§ DATA FOR PROCESSING:
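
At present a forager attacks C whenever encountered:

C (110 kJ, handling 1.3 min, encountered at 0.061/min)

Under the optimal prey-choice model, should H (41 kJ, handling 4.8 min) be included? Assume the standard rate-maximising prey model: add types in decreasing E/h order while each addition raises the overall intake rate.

On C alone, R = ΣλE/(1+Σλh) = 6.71/1.079 = 6.217 kJ/min.
Profitability of H: 41/4.8 = 8.542 kJ/min.
8.542 > 6.217, so adding H raises the average — include it.

Yes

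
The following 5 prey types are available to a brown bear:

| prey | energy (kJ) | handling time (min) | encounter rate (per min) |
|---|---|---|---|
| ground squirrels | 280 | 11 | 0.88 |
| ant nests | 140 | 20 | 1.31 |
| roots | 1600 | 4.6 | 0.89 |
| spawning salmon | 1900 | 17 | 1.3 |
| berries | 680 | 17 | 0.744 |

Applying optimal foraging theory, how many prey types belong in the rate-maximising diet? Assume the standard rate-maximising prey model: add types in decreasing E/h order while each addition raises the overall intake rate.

E/h in descending order: roots 348, spawning salmon 112, berries 40, ground squirrels 25.5, ant nests 7 kJ/min. The optimal diet is the largest prefix of this list for which every included type satisfies E_i/h_i > R on the types above it.
Rate on top 1: 279.5. spawning salmon: 112 < 279.5 → exclude; stop.
Optimal diet: roots — 1 of 5 types.

1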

§ YOUR OBJECTIVE: Could you print the material above once more, exactly as it stands?

§ ANSWER BOX:
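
At present a forager attacks C whenever encountered:

C (110 kJ, handling 1.3 min, encountered at 0.061/min)

Under the optimal prey-choice model, should H (41 kJ, handling 4.8 min) be included? Assume the standard rate-maximising prey model: add types in decreasing E/h order while each addition raises the overall intake rate.

On C alone, R = ΣλE/(1+Σλh) = 6.71/1.079 = 6.217 kJ/min.
Profitability of H: 41/4.8 = 8.542 kJ/min.
8.542 > 6.217, so adding H raises the average — include it.

Yes

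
The following 5 prey types are available to a brown bear:

| prey | energy (kJ) | handling time (min) | encounter rate (per min) |
|---|---|---|---|
| ground squirrels | 280 | 11 | 0.88 |
| ant nests | 140 | 20 | 1.31 |
| roots | 1600 | 4.6 | 0.89 |
| spawning salmon | 1900 | 17 | 1.3 |
| berries | 680 | 17 | 0.744 |

Applying optimal foraging theory, how many prey types belong in the rate-maximising diet? Assume the standard rate-maximising prey model: add types in decreasing E/h order while each addition raises the overall intake rate.

E/h in descending order: roots 348, spawning salmon 112, berries 40, ground squirrels 25.5, ant nests 7 kJ/min. The optimal diet is the largest prefix of this list for which every included type satisfies E_i/h_i > R on the types above it.
Rate on top 1: 279.5. spawning salmon: 112 < 279.5 → exclude; stop.
Optimal diet: roots — 1 of 5 types.

1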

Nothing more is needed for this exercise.